### Task item:
After reading the entries below, copy word for word the lines from the first through the line containing "647 / ((17 / 10))= 6470 / 17= 380.59", and stop there.

### Records shown:
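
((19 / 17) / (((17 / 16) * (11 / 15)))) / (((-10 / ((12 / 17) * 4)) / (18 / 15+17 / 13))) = -3567744 / 3512795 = -1.02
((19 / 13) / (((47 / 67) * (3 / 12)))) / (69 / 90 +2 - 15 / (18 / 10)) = -1.50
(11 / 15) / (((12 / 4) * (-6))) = -0.04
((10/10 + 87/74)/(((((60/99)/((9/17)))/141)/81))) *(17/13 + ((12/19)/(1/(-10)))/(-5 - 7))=247391434521/6214520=39808.62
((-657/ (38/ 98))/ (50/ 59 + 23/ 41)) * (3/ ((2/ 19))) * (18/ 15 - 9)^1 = 9111359439/ 34070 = 267430.57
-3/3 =-1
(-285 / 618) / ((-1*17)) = 95 / 3502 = 0.03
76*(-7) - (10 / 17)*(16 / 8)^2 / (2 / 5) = -9144 / 17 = -537.88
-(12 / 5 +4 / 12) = -41 / 15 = -2.73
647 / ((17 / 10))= 6470 / 17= 380.59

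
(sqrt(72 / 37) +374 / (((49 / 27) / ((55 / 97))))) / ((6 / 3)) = 3 * sqrt(74) / 37 +277695 / 4753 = 59.12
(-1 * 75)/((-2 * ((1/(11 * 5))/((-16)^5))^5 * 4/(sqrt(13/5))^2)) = -15550975538822082734916750721155072000000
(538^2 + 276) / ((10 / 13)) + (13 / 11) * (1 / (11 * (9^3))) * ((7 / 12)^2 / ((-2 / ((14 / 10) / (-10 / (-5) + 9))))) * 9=58471925461781 / 155247840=376636.00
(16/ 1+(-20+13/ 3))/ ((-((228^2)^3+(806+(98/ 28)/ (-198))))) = -132/ 55629386181353153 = -0.00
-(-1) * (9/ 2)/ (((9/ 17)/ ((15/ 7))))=255/ 14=18.21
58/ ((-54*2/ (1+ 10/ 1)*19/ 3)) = -319/ 342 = -0.93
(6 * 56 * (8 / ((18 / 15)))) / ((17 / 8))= 17920 / 17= 1054.12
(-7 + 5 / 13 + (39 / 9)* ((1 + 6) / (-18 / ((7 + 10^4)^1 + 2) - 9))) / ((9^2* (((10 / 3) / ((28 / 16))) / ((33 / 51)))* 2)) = -2701636553 / 129028975920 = -0.02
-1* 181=-181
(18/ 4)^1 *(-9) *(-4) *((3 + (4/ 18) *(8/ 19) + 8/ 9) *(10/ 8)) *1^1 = 30645/ 38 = 806.45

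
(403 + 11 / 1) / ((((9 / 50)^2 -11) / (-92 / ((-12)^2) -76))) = 79321250 / 27419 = 2892.93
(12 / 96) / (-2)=-1 / 16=-0.06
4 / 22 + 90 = 992 / 11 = 90.18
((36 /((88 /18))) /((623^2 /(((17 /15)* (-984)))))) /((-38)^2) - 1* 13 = -100182029749 /7706301295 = -13.00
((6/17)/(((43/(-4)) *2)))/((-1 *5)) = 12/3655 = 0.00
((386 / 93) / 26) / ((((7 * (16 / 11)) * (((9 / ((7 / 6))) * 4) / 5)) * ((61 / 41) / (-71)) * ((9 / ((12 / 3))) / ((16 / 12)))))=-0.07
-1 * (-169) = 169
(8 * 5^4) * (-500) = -2500000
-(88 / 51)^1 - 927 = -47365 / 51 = -928.73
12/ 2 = 6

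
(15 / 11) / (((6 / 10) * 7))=25 / 77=0.32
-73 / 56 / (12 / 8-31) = 73 / 1652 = 0.04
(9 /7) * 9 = 81 /7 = 11.57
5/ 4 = 1.25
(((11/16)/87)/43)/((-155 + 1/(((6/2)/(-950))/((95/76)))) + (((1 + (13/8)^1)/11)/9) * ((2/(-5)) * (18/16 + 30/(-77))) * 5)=-2662/7979469451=-0.00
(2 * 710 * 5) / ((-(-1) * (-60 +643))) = 7100 / 583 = 12.18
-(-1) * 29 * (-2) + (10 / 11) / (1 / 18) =-41.64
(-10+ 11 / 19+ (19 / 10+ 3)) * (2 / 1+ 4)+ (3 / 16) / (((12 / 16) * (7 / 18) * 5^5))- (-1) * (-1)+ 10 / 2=-19223579 / 831250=-23.13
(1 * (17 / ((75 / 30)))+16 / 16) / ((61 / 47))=1833 / 305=6.01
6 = 6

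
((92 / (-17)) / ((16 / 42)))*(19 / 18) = -15.00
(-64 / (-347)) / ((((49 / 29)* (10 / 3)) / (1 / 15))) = 0.00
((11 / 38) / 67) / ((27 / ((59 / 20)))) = 649 / 1374840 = 0.00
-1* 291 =-291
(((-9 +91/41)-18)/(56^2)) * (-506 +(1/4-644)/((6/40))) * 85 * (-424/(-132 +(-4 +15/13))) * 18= 642309646290/3521777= 182382.26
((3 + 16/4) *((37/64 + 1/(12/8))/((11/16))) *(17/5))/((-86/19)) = -9.52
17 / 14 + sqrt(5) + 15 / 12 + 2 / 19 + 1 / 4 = sqrt(5) + 375 / 133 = 5.06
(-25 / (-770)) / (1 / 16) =0.52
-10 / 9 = -1.11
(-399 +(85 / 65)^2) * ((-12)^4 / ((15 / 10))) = -928171008 / 169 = -5492136.14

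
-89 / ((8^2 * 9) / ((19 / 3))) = -1691 / 1728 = -0.98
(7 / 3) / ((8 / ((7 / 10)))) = 49 / 240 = 0.20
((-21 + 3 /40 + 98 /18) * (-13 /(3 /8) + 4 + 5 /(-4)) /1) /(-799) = -2134459 /3451680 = -0.62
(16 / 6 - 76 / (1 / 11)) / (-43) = 2500 / 129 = 19.38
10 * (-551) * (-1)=5510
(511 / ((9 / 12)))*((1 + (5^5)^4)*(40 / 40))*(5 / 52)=243663787841799430 / 39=6247789431841011.03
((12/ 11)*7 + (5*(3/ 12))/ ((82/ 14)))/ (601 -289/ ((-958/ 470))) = 6783119/ 641852376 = 0.01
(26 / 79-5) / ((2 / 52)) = -9594 / 79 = -121.44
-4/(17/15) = -60/17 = -3.53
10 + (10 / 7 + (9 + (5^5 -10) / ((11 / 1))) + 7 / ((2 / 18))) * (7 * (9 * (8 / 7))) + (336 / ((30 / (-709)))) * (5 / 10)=8360486 / 385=21715.55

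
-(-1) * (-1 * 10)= -10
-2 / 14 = -1 / 7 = -0.14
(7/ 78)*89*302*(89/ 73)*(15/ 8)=41862485/ 7592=5514.03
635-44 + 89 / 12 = 7181 / 12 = 598.42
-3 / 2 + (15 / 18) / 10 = -17 / 12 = -1.42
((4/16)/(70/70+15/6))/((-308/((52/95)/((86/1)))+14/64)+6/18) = -624/422743657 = -0.00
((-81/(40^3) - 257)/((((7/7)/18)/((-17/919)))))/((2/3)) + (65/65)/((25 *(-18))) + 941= 566058550291/529344000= 1069.36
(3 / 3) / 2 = 1 / 2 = 0.50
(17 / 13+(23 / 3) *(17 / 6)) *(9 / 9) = 23.03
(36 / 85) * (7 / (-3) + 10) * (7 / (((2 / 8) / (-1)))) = -7728 / 85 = -90.92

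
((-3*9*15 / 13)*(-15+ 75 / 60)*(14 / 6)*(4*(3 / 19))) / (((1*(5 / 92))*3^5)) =35420 / 741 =47.80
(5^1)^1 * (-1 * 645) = -3225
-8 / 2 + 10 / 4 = -1.50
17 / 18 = 0.94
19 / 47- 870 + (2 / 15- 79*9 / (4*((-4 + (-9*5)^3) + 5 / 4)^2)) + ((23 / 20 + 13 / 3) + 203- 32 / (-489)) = -40364790623756983163 / 61074228584158860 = -660.91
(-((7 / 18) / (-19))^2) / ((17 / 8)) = -98 / 497097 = -0.00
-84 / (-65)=84 / 65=1.29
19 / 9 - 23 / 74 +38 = 26507 / 666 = 39.80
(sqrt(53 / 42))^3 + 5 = 53 * sqrt(2226) / 1764 + 5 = 6.42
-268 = -268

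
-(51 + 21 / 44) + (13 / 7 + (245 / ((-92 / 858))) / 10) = -278.11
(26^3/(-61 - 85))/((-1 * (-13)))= -676/73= -9.26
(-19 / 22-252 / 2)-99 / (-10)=-6433 / 55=-116.96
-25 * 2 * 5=-250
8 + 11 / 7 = 67 / 7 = 9.57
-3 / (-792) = 1 / 264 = 0.00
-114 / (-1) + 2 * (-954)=-1794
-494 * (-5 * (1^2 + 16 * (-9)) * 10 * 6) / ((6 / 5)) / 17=-17660500 / 17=-1038852.94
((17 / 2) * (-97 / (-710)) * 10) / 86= 1649 / 12212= 0.14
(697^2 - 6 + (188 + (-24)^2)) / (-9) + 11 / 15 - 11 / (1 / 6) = -811924 / 15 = -54128.27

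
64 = 64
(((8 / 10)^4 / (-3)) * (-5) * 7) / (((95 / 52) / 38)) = 186368 / 1875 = 99.40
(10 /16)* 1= 5 /8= 0.62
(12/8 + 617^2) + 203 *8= 764629/2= 382314.50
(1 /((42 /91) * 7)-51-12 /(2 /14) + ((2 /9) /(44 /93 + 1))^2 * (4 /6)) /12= -955478465 /85136184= -11.22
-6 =-6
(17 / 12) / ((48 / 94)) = 2.77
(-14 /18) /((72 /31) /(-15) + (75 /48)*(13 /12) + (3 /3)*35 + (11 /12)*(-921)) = 69440 /72112539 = 0.00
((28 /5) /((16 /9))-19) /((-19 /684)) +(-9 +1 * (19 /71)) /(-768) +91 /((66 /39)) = 468138221 /749760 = 624.38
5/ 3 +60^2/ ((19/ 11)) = 118895/ 57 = 2085.88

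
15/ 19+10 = 205/ 19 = 10.79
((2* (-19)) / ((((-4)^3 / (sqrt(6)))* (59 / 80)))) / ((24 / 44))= 1045* sqrt(6) / 708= 3.62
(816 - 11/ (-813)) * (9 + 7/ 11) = 7863.40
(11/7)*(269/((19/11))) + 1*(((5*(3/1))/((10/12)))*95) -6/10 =1299496/665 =1954.13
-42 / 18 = -7 / 3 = -2.33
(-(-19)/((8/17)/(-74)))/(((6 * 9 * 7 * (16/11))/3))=-131461/8064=-16.30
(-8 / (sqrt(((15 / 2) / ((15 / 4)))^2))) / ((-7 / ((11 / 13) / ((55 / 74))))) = 296 / 455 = 0.65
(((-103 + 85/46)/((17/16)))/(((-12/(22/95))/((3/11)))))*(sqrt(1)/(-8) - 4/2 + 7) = 2.44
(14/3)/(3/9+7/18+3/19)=228/43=5.30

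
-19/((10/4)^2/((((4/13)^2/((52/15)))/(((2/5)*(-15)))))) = 152/10985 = 0.01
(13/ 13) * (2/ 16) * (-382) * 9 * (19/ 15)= -544.35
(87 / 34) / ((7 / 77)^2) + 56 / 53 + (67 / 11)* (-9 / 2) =2807441 / 9911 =283.27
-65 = -65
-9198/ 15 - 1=-3071/ 5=-614.20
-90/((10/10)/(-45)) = 4050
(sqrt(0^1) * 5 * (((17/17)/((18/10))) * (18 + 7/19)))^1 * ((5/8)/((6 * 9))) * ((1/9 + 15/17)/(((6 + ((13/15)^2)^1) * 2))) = 0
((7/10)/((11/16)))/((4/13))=182/55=3.31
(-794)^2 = 630436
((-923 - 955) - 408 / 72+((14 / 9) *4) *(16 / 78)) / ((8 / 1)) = -660719 / 2808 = -235.30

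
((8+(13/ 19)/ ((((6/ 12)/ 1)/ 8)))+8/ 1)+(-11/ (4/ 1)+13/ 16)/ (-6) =49741/ 1824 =27.27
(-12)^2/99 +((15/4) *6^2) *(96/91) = 143.87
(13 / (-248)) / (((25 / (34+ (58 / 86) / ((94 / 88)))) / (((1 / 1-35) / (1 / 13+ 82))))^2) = -62205657145866 / 3603820640977975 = -0.02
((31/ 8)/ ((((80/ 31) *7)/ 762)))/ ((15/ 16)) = 122047/ 700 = 174.35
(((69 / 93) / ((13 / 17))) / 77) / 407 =391 / 12629617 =0.00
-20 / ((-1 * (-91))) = -20 / 91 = -0.22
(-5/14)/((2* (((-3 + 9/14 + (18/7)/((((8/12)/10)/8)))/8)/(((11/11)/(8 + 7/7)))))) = -20/38583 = -0.00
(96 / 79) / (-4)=-24 / 79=-0.30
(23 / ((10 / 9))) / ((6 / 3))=207 / 20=10.35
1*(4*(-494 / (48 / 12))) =-494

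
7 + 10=17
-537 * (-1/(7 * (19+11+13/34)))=2.52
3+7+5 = 15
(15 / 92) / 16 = 15 / 1472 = 0.01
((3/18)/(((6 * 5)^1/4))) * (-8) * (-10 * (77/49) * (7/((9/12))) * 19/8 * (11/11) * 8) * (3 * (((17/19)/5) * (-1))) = -11968/45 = -265.96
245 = 245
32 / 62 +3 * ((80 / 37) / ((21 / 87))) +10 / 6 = 699857 / 24087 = 29.06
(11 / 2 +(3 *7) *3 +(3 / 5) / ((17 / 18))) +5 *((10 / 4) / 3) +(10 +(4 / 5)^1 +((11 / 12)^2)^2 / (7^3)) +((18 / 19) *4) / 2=987833614879 / 11486603520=86.00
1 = 1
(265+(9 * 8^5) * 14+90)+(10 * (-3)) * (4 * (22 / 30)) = 4129035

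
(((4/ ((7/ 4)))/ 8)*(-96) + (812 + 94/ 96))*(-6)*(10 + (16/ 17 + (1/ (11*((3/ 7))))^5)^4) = -7243718462666287235884132345360062925135/ 142485865545169016535331149872312088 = -50838.15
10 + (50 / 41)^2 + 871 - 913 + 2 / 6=-152195 / 5043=-30.18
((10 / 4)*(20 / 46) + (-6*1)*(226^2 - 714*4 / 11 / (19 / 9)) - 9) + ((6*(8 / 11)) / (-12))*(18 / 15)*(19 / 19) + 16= -305710.44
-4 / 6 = -2 / 3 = -0.67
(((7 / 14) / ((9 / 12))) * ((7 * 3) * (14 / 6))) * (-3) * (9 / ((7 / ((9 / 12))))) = -189 / 2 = -94.50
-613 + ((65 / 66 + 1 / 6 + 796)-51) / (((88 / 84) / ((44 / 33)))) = 122203 / 363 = 336.65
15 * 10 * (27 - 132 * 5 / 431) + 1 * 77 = 3897.30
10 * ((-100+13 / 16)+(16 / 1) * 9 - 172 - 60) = -14975 / 8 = -1871.88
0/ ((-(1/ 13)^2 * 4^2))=0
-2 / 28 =-1 / 14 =-0.07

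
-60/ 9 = -20/ 3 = -6.67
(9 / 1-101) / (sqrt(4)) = -46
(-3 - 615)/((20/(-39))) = 12051/10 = 1205.10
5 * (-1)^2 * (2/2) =5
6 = 6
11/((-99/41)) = -41/9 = -4.56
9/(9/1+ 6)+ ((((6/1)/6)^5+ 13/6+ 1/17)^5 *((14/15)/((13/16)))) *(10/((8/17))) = 134920551984919/15830570340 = 8522.79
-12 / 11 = -1.09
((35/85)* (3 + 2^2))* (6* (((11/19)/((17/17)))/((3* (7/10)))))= 1540/323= 4.77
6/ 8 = 3/ 4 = 0.75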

### Result of this task:
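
((19 / 17) / (((17 / 16) * (11 / 15)))) / (((-10 / ((12 / 17) * 4)) / (18 / 15+17 / 13))) = -3567744 / 3512795 = -1.02
((19 / 13) / (((47 / 67) * (3 / 12)))) / (69 / 90 +2 - 15 / (18 / 10)) = -1.50
(11 / 15) / (((12 / 4) * (-6))) = -0.04
((10/10 + 87/74)/(((((60/99)/((9/17)))/141)/81))) *(17/13 + ((12/19)/(1/(-10)))/(-5 - 7))=247391434521/6214520=39808.62
((-657/ (38/ 98))/ (50/ 59 + 23/ 41)) * (3/ ((2/ 19))) * (18/ 15 - 9)^1 = 9111359439/ 34070 = 267430.57
-3/3 =-1
(-285 / 618) / ((-1*17)) = 95 / 3502 = 0.03
76*(-7) - (10 / 17)*(16 / 8)^2 / (2 / 5) = -9144 / 17 = -537.88
-(12 / 5 +4 / 12) = -41 / 15 = -2.73
647 / ((17 / 10))= 6470 / 17= 380.59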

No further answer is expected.